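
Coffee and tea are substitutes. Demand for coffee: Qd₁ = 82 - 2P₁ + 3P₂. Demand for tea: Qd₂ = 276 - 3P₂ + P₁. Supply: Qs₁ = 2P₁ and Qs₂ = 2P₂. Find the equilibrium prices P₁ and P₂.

Market 1: 82 - 2P₁ + 3P₂ = 2P₁ → 4P₁ - 3P₂ = 82.
Market 2: 5P₂ - P₁ = 276.
Eliminating P₂: 5×(1) + 3×(2) gives 17P₁ = 1238, so P₁ = 1238/17.
Back-substitute into (2): P₂ = (276 + 1×1238/17) / 5 = 1186/17.

P₁ = 1238/17, P₂ = 1186/17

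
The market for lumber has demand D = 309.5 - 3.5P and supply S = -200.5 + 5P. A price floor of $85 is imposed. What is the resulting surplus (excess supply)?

Surplus = 212.5

Equilibrium price would be P* = 60, so the floor at 85 binds.
At P = 85: D = 12, S = 224.5.
Surplus = 224.5 − 12 = 212.5.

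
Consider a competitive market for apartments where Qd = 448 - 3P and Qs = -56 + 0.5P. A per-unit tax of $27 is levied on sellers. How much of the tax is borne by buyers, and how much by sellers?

Pre-tax equilibrium: P* = 144, Q* = 16.
Tax on sellers shifts supply to Qs = -56 + 0.5(P − 27) = -69.5 + 0.5P.
448 - 3P = -69.5 + 0.5P gives buyer price Pb = 1035/7; sellers receive Ps = 1035/7 − 27 = 846/7.
New quantity: Q = 448 − 3(1035/7) = 31/7.
Buyer burden = 1035/7 − 144 = 27/7; seller burden = 144 − 846/7 = 162/7.

Buyers bear 27/7, sellers bear 162/7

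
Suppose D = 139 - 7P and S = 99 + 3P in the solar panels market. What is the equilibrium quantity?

Q* = 111

Set D = S: 139 - 7P = 99 + 3P.
40 = 10P, so P* = 4.
Q* = 139 − 7(4) = 111.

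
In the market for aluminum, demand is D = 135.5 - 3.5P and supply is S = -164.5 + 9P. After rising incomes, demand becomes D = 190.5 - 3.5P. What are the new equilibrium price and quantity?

P' = 28.4, Q' = 91.1

Original equilibrium: P* = 24, Q* = 51.5.
New equilibrium: 190.5 - 3.5P = -164.5 + 9P, so 355 = 12.5P and P' = 28.4; Q' = 190.5 − 3.5(28.4) = 91.1.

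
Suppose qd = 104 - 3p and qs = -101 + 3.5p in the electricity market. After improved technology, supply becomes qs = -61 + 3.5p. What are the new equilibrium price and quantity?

Original equilibrium: p* = 410/13, q* = 122/13.
New equilibrium: 104 - 3p = -61 + 3.5p, so 165 = 6.5p and p' = 330/13; q' = 104 − 3(330/13) = 362/13.

p' = 330/13, q' = 362/13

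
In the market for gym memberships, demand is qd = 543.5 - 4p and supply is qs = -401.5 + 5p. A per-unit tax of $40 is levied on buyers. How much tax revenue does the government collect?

Tax revenue = 12460/9

Pre-tax equilibrium: p* = 105, q* = 123.5.
Tax on buyers shifts demand to qd = 543.5 − 4(p + 40) = 383.5 - 4p.
383.5 - 4p = -401.5 + 5p gives seller price ps = 785/9; buyers pay pb = 785/9 + 40 = 1145/9.
New quantity: q = 543.5 − 4(1145/9) = 623/18.
Revenue = 40 × 623/18 = 12460/9.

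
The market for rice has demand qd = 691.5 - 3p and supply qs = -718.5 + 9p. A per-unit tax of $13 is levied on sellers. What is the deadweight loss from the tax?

Pre-tax equilibrium: p* = 117.5, q* = 339.
Tax on sellers shifts supply to qs = -718.5 + 9(p − 13) = -835.5 + 9p.
691.5 - 3p = -835.5 + 9p gives buyer price pb = 127.25; sellers receive ps = 127.25 − 13 = 114.25.
New quantity: q = 691.5 − 3(127.25) = 309.75.
DWL = ½ × 13 × (339 − 309.75) = 190.125.

Deadweight loss = 190.125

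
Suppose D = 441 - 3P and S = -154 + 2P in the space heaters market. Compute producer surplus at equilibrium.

Producer surplus = 1764

Equilibrium: 441 - 3P = -154 + 2P gives P* = 119, Q* = 84.
Supply starts at P = 77 (where S = 0).
PS = ½(119 − 77)(84) = 1764.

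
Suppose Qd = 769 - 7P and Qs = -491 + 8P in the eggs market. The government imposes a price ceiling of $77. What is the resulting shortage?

Equilibrium price would be P* = 84, so the ceiling at 77 binds.
At P = 77: Qd = 769 − 7(77) = 230, Qs = -491 + 8(77) = 125.
Shortage = 230 − 125 = 105.

Shortage = 105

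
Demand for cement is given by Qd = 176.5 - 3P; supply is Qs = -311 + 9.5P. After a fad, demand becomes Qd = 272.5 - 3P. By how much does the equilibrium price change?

ΔP = 7.68

Original equilibrium: P* = 39, Q* = 59.5.
New equilibrium: 272.5 - 3P = -311 + 9.5P, so 583.5 = 12.5P and P' = 46.68; Q' = 272.5 − 3(46.68) = 132.46.
Change in price: 46.68 − 39 = 7.68.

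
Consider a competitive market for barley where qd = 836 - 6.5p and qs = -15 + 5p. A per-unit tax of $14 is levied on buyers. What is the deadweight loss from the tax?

Pre-tax equilibrium: p* = 74, q* = 355.
Tax on buyers shifts demand to qd = 836 − 6.5(p + 14) = 745 - 6.5p.
745 - 6.5p = -15 + 5p gives seller price ps = 1520/23; buyers pay pb = 1520/23 + 14 = 1842/23.
New quantity: q = 836 − 6.5(1842/23) = 7255/23.
DWL = ½ × 14 × (355 − 7255/23) = 6370/23.

Deadweight loss = 6370/23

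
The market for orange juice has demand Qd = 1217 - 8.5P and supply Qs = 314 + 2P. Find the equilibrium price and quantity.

Set Qd = Qs: 1217 - 8.5P = 314 + 2P.
903 = 10.5P, so P* = 86.
Q* = 1217 − 8.5(86) = 486.

P* = 86, Q* = 486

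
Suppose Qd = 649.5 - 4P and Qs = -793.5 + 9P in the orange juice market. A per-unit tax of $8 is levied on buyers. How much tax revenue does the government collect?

Tax revenue = 19068/13

Pre-tax equilibrium: P* = 111, Q* = 205.5.
Tax on buyers shifts demand to Qd = 649.5 − 4(P + 8) = 617.5 - 4P.
617.5 - 4P = -793.5 + 9P gives seller price Ps = 1411/13; buyers pay Pb = 1411/13 + 8 = 1515/13.
New quantity: Q = 649.5 − 4(1515/13) = 4767/26.
Revenue = 8 × 4767/26 = 19068/13.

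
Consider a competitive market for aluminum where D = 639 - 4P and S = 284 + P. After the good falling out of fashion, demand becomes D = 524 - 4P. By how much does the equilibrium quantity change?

Original equilibrium: P* = 71, Q* = 355.
New equilibrium: 524 - 4P = 284 + P, so 240 = 5P and P' = 48; Q' = 524 − 4(48) = 332.
Change in quantity: 332 − 355 = -23.

ΔQ = -23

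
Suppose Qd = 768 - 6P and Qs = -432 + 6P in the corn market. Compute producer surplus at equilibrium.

Producer surplus = 2352

Equilibrium: 768 - 6P = -432 + 6P gives P* = 100, Q* = 168.
Supply starts at P = 72 (where Qs = 0).
PS = ½(100 − 72)(168) = 2352.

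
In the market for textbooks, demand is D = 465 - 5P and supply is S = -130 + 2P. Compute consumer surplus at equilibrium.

Equilibrium: 465 - 5P = -130 + 2P gives P* = 85, Q* = 40.
Demand choke price (D = 0): P = 93.
CS = ½(93 − 85)(40) = 160.

Consumer surplus = 160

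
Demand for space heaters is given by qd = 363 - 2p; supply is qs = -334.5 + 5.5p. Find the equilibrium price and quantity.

Set qd = qs: 363 - 2p = -334.5 + 5.5p.
697.5 = 7.5p, so p* = 93.
q* = 363 − 2(93) = 177.

p* = 93, q* = 177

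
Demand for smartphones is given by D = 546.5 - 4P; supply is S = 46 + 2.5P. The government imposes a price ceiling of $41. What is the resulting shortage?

Equilibrium price would be P* = 77, so the ceiling at 41 binds.
At P = 41: D = 546.5 − 4(41) = 382.5, S = 46 + 2.5(41) = 148.5.
Shortage = 382.5 − 148.5 = 234.

Shortage = 234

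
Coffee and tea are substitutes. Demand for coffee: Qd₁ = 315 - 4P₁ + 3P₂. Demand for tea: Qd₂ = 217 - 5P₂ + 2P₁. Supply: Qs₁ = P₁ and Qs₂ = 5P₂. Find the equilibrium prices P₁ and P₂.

P₁ = 3801/44, P₂ = 1715/44

Market 1: 315 - 4P₁ + 3P₂ = P₁ → 5P₁ - 3P₂ = 315.
Market 2: 10P₂ - 2P₁ = 217.
Eliminating P₂: 10×(1) + 3×(2) gives 44P₁ = 3801, so P₁ = 3801/44.
Back-substitute into (2): P₂ = (217 + 2×3801/44) / 10 = 1715/44.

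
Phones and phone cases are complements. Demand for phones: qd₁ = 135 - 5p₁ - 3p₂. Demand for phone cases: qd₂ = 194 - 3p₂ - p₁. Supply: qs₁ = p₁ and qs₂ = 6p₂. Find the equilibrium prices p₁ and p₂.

Market 1: 135 - 5p₁ - 3p₂ = p₁ → 6p₁ + 3p₂ = 135.
Market 2: 9p₂ + p₁ = 194.
Eliminating p₂: 9×(1) − 3×(2) gives 51p₁ = 633, so p₁ = 211/17.
Back-substitute into (2): p₂ = (194 − 1×211/17) / 9 = 343/17.

p₁ = 211/17, p₂ = 343/17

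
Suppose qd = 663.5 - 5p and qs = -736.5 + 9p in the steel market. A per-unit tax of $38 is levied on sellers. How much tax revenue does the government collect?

Tax revenue = 11001/7

Pre-tax equilibrium: p* = 100, q* = 163.5.
Tax on sellers shifts supply to qs = -736.5 + 9(p − 38) = -1078.5 + 9p.
663.5 - 5p = -1078.5 + 9p gives buyer price pb = 871/7; sellers receive ps = 871/7 − 38 = 605/7.
New quantity: q = 663.5 − 5(871/7) = 579/14.
Revenue = 38 × 579/14 = 11001/7.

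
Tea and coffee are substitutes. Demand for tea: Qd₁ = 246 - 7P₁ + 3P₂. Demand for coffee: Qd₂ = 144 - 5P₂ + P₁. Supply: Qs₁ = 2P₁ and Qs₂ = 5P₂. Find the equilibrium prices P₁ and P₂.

Market 1: 246 - 7P₁ + 3P₂ = 2P₁ → 9P₁ - 3P₂ = 246.
Market 2: 10P₂ - P₁ = 144.
Eliminating P₂: 10×(1) + 3×(2) gives 87P₁ = 2892, so P₁ = 964/29.
Back-substitute into (2): P₂ = (144 + 1×964/29) / 10 = 514/29.

P₁ = 964/29, P₂ = 514/29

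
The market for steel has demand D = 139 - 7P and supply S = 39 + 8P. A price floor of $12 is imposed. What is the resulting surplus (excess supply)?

Equilibrium price would be P* = 20/3, so the floor at 12 binds.
At P = 12: D = 55, S = 135.
Surplus = 135 − 55 = 80.

Surplus = 80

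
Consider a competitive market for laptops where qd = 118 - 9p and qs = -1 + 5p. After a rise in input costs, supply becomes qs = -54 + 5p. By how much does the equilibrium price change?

Original equilibrium: p* = 8.5, q* = 41.5.
New equilibrium: 118 - 9p = -54 + 5p, so 172 = 14p and p' = 86/7; q' = 118 − 9(86/7) = 52/7.
Change in price: 86/7 − 8.5 = 53/14.

Δp = 53/14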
____________________
[Instructions to follow]
What is needed is an exact printout of every line from the one with "The market for steel" through the end of the data, including both, and nothing more.

[Solution for this problem]
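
The market for steel has demand D = 139 - 7P and supply S = 39 + 8P. A price floor of $12 is imposed. What is the resulting surplus (excess supply)?

Equilibrium price would be P* = 20/3, so the floor at 12 binds.
At P = 12: D = 55, S = 135.
Surplus = 135 − 55 = 80.

Surplus = 80

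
Consider a competitive market for laptops where qd = 118 - 9p and qs = -1 + 5p. After a rise in input costs, supply becomes qs = -54 + 5p. By how much does the equilibrium price change?

Original equilibrium: p* = 8.5, q* = 41.5.
New equilibrium: 118 - 9p = -54 + 5p, so 172 = 14p and p' = 86/7; q' = 118 − 9(86/7) = 52/7.
Change in price: 86/7 − 8.5 = 53/14.

Δp = 53/14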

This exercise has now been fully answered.